◆ **PROBLEM**: Some of the lines below need repeating. Reproduce exactly those between the lines holding "Let z(m, L)" and "Answer: 19044", inclusive.

◆ **EXERCISE INPUT**:

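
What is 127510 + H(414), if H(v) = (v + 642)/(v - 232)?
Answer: 11603938/91 ≈ 1.2752e+5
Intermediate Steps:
H(v) = (642 + v)/(-232 + v)
127510 + H(414) = 127510 + (642 + 414)/(-232 + 414) = 127510 + 1056/182 = 127510 + (1/182)*1056 = 127510 + 528/91 = 11603938/91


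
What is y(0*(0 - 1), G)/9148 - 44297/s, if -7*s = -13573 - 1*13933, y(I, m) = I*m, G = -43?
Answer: -310079/27506 ≈ -11.273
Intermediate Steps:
s = 27506/7 (s = -(-13573 - 1*13933)/7 = -(-13573 - 13933)/7 = -⅐*(-27506) = 27506/7 ≈ 3929.4)
y(0*(0 - 1), G)/9148 - 44297/s = ((0*(0 - 1))*(-43))/9148 - 44297/27506/7 = ((0*(-1))*(-43))*(1/9148) - 44297*7/27506 = (0*(-43))*(1/9148) - 310079/27506 = 0*(1/9148) - 310079/27506 = 0 - 310079/27506 = -310079/27506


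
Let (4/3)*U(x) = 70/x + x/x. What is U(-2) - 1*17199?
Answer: -34449/2 ≈ -17225.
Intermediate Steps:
U(x) = ¾ + 105/(2*x) (U(x) = 3*(70/x + x/x)/4 = 3*(70/x + 1)/4 = 3*(1 + 70/x)/4 = ¾ + 105/(2*x))
U(-2) - 1*17199 = (¾)*(70 - 2)/(-2) - 1*17199 = (¾)*(-½)*68 - 17199 = -51/2 - 17199 = -34449/2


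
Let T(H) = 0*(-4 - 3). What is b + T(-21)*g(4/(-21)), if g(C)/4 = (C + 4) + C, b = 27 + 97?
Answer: 124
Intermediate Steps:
b = 124
T(H) = 0 (T(H) = 0*(-7) = 0)
g(C) = 16 + 8*C (g(C) = 4*((C + 4) + C) = 4*((4 + C) + C) = 4*(4 + 2*C) = 16 + 8*C)
b + T(-21)*g(4/(-21)) = 124 + 0*(16 + 8*(4/(-21))) = 124 + 0*(16 + 8*(4*(-1/21))) = 124 + 0*(16 + 8*(-4/21)) = 124 + 0*(16 - 32/21) = 124 + 0*(304/21) = 124 + 0 = 124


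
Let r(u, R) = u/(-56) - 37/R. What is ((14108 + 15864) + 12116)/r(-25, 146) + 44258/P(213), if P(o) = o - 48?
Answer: 3158235258/14465 ≈ 2.1834e+5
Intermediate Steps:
r(u, R) = -37/R - u/56 (r(u, R) = u*(-1/56) - 37/R = -u/56 - 37/R = -37/R - u/56)
P(o) = -48 + o
((14108 + 15864) + 12116)/r(-25, 146) + 44258/P(213) = ((14108 + 15864) + 12116)/(-37/146 - 1/56*(-25)) + 44258/(-48 + 213) = (29972 + 12116)/(-37*1/146 + 25/56) + 44258/165 = 42088/(-37/146 + 25/56) + 44258*(1/165) = 42088/(789/4088) + 44258/165 = 42088*(4088/789) + 44258/165 = 172055744/789 + 44258/165 = 3158235258/14465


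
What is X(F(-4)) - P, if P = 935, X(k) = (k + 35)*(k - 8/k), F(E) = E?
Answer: -997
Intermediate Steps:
X(k) = (35 + k)*(k - 8/k)
X(F(-4)) - P = (-8 + (-4)² - 280/(-4) + 35*(-4)) - 1*935 = (-8 + 16 - 280*(-¼) - 140) - 935 = (-8 + 16 + 70 - 140) - 935 = -62 - 935 = -997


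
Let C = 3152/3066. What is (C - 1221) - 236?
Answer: -2232005/1533 ≈ -1456.0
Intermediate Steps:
C = 1576/1533 (C = 3152*(1/3066) = 1576/1533 ≈ 1.0280)
(C - 1221) - 236 = (1576/1533 - 1221) - 236 = -1870217/1533 - 236 = -2232005/1533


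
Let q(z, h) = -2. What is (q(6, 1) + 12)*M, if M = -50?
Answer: -500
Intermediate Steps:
(q(6, 1) + 12)*M = (-2 + 12)*(-50) = 10*(-50) = -500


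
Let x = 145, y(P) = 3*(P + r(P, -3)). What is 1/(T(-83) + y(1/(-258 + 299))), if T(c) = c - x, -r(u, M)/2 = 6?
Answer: -41/10821 ≈ -0.0037889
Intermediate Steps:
r(u, M) = -12 (r(u, M) = -2*6 = -12)
y(P) = -36 + 3*P (y(P) = 3*(P - 12) = 3*(-12 + P) = -36 + 3*P)
T(c) = -145 + c (T(c) = c - 1*145 = c - 145 = -145 + c)
1/(T(-83) + y(1/(-258 + 299))) = 1/((-145 - 83) + (-36 + 3/(-258 + 299))) = 1/(-228 + (-36 + 3/41)) = 1/(-228 - 1473/41) = 1/(-10821/41) = -41/10821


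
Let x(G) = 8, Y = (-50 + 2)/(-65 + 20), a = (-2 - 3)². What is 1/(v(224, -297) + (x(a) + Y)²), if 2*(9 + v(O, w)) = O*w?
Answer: -225/7467929 ≈ -3.0129e-5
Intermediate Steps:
a = 25 (a = (-5)² = 25)
v(O, w) = -9 + O*w/2 (v(O, w) = -9 + (O*w)/2 = -9 + O*w/2)
Y = 16/15 (Y = -48/(-45) = -48*(-1/45) = 16/15 ≈ 1.0667)
1/(v(224, -297) + (x(a) + Y)²) = 1/((-9 + (½)*224*(-297)) + (8 + 16/15)²) = 1/((-9 - 33264) + (136/15)²) = 1/(-33273 + 18496/225) = 1/(-7467929/225) = -225/7467929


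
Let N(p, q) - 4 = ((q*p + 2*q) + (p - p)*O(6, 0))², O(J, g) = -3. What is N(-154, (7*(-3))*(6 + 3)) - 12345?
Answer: 825285643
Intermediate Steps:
N(p, q) = 4 + (2*q + p*q)² (N(p, q) = 4 + ((q*p + 2*q) + (p - p)*(-3))² = 4 + ((p*q + 2*q) + 0*(-3))² = 4 + ((2*q + p*q) + 0)² = 4 + (2*q + p*q)²)
N(-154, (7*(-3))*(6 + 3)) - 12345 = (4 + ((7*(-3))*(6 + 3))²*(2 - 154)²) - 12345 = (4 + (-21*9)²*(-152)²) - 12345 = (4 + (-189)²*23104) - 12345 = (4 + 35721*23104) - 12345 = (4 + 825297984) - 12345 = 825297988 - 12345 = 825285643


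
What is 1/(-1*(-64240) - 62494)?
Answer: 1/1746 ≈ 0.00057274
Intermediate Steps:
1/(-1*(-64240) - 62494) = 1/(64240 - 62494) = 1/1746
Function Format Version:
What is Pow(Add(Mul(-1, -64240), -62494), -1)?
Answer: Rational(1, 1746) ≈ 0.00057274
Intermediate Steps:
Pow(Add(Mul(-1, -64240), -62494), -1) = Pow(Add(64240, -62494), -1) = Pow(1746, -1) = Rational(1, 1746)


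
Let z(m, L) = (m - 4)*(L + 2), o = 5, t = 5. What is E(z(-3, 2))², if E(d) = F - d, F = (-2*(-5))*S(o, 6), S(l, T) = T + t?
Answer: 19044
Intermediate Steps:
S(l, T) = 5 + T (S(l, T) = T + 5 = 5 + T)
z(m, L) = (-4 + m)*(2 + L)
F = 110 (F = (-2*(-5))*(5 + 6) = 10*11 = 110)
E(d) = 110 - d
E(z(-3, 2))² = (110 - (-8 - 4*2 + 2*(-3) + 2*(-3)))² = (110 - (-8 - 8 - 6 - 6))² = (110 - 1*(-28))² = (110 + 28)² = 138² = 19044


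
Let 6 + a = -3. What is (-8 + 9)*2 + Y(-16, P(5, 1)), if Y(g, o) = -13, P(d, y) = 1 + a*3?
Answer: -11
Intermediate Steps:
a = -9 (a = -6 - 3 = -9)
P(d, y) = -26 (P(d, y) = 1 - 9*3 = 1 - 27 = -26)
(-8 + 9)*2 + Y(-16, P(5, 1)) = (-8 + 9)*2 - 13 = 1*2 - 13 = 2 - 13 = -11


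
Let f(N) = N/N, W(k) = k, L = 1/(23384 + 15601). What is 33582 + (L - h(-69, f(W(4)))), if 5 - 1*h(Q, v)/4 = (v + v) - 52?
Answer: 1300617571/38985 ≈ 33362.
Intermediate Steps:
L = 1/38985 ≈ 2.5651e-5
f(N) = 1
h(Q, v) = 228 - 8*v (h(Q, v) = 20 - 4*((v + v) - 52) = 20 - 4*(2*v - 52) = 20 - 4*(-52 + 2*v) = 20 + (208 - 8*v) = 228 - 8*v)
33582 + (L - h(-69, f(W(4)))) = 33582 + (1/38985 - (228 - 8*1)) = 33582 + (1/38985 - (228 - 8)) = 33582 + (1/38985 - 1*220) = 33582 + (1/38985 - 220) = 33582 - 8576699/38985 = 1300617571/38985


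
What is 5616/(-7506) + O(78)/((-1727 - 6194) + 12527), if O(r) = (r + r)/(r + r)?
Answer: -478885/640234 ≈ -0.74798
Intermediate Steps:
O(r) = 1 (O(r) = (2*r)/((2*r)) = (2*r)*(1/(2*r)) = 1)
5616/(-7506) + O(78)/((-1727 - 6194) + 12527) = 5616/(-7506) + 1/((-1727 - 6194) + 12527) = 5616*(-1/7506) + 1/(-7921 + 12527) = -104/139 + 1/4606 = -478885/640234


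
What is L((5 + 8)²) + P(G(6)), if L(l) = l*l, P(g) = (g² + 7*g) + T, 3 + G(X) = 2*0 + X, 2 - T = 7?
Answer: 28586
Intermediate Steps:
T = -5 (T = 2 - 1*7 = 2 - 7 = -5)
G(X) = -3 + X (G(X) = -3 + (2*0 + X) = -3 + (0 + X) = -3 + X)
P(g) = -5 + g² + 7*g (P(g) = (g² + 7*g) - 5 = -5 + g² + 7*g)
L(l) = l²
L((5 + 8)²) + P(G(6)) = ((5 + 8)²)² + (-5 + (-3 + 6)² + 7*(-3 + 6)) = (13²)² + (-5 + 3² + 7*3) = 169² + (-5 + 9 + 21) = 28561 + 25 = 28586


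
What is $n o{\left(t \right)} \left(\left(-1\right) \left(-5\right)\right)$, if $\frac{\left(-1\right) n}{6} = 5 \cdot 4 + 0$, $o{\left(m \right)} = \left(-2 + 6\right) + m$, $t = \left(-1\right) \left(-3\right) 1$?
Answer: $-4200$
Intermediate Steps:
$t = 3$ ($t = 3 \cdot 1 = 3$)
$o{\left(m \right)} = 4 + m$
$n = -120$ ($n = - 6 \left(5 \cdot 4 + 0\right) = - 6 \left(20 + 0\right) = \left(-6\right) 20 = -120$)
$n o{\left(t \right)} \left(\left(-1\right) \left(-5\right)\right) = - 120 \left(4 + 3\right) \left(\left(-1\right) \left(-5\right)\right) = \left(-120\right) 7 \cdot 5 = \left(-840\right) 5 = -4200$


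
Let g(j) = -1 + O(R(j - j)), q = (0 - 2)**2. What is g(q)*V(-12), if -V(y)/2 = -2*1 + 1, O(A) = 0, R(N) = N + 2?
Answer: -2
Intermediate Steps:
R(N) = 2 + N
q = 4 (q = (-2)**2 = 4)
g(j) = -1 (g(j) = -1 + 0 = -1)
V(y) = 2 (V(y) = -2*(-2*1 + 1) = -2*(-2 + 1) = -2*(-1) = 2)
g(q)*V(-12) = -1*2 = -2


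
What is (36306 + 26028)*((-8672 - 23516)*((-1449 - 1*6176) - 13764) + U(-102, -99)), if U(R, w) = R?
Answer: 42915028516020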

◆ **ANSWER TO THIS TASK**:
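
Let z(m, L) = (m - 4)*(L + 2), o = 5, t = 5. What is E(z(-3, 2))², if E(d) = F - d, F = (-2*(-5))*S(o, 6), S(l, T) = T + t?
Answer: 19044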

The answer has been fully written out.